[WHAT YOU SHOULD DO] Report each line of the listing below that holds "Answer".

[RECORDS TO PROCESS]
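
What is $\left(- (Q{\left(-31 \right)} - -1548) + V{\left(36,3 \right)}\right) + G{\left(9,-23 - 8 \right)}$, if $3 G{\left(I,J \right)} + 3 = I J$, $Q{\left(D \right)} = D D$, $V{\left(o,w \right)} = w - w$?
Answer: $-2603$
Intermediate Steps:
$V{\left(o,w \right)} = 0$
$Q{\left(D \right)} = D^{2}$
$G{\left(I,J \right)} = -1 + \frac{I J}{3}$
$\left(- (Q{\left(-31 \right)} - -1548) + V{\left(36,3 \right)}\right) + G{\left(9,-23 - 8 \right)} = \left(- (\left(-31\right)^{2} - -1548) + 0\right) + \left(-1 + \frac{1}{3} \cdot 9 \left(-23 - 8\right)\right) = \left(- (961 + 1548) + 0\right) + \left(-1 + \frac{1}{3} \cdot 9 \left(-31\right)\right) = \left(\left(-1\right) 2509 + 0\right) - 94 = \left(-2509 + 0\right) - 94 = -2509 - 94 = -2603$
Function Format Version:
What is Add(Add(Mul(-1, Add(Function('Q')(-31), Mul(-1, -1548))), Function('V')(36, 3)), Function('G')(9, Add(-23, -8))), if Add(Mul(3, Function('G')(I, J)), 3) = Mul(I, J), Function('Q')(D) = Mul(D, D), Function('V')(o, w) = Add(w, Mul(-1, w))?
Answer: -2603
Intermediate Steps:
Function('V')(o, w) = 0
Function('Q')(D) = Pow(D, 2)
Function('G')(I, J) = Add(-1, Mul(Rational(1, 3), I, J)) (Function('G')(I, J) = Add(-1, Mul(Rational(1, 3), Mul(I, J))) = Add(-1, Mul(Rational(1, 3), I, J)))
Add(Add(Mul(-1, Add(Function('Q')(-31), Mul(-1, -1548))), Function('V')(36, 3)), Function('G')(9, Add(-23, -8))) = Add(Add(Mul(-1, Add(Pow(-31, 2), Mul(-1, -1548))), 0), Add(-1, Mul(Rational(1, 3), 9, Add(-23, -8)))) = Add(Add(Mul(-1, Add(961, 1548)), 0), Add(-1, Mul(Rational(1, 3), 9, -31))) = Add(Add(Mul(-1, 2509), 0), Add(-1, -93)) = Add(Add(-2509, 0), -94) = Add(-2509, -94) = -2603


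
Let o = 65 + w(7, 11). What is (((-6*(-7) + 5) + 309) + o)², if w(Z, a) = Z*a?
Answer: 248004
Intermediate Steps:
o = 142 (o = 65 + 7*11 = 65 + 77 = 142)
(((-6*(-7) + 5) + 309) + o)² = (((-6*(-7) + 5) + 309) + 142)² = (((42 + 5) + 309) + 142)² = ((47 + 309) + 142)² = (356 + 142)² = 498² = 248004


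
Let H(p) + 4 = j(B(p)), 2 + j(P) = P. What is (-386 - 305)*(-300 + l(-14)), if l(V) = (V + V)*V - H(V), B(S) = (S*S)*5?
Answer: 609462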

* * *

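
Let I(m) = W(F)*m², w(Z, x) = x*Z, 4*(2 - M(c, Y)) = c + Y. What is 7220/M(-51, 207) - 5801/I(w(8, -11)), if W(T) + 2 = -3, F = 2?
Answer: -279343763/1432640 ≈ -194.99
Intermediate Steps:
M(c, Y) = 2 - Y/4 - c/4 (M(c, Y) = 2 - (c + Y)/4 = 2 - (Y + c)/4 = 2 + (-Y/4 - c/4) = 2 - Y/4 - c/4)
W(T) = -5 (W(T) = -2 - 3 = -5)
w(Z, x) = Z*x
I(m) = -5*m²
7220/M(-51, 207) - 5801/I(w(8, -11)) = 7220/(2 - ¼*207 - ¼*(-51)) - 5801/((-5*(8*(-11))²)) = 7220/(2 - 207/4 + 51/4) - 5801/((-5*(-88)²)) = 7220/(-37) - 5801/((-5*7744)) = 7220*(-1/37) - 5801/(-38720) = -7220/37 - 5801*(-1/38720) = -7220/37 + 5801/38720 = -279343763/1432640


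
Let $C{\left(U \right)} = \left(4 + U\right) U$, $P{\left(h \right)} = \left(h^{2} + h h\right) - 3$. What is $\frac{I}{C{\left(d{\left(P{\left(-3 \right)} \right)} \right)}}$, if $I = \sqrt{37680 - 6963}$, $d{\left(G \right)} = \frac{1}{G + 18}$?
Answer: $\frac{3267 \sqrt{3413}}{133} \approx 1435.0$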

[SOLUTION TO THIS EXERCISE]
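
Answer: $-2603$
Answer: -2603
Answer: 248004
Answer: 609462
Answer: -279343763/1432640 ≈ -194.99
Answer: $\frac{3267 \sqrt{3413}}{133} \approx 1435.0$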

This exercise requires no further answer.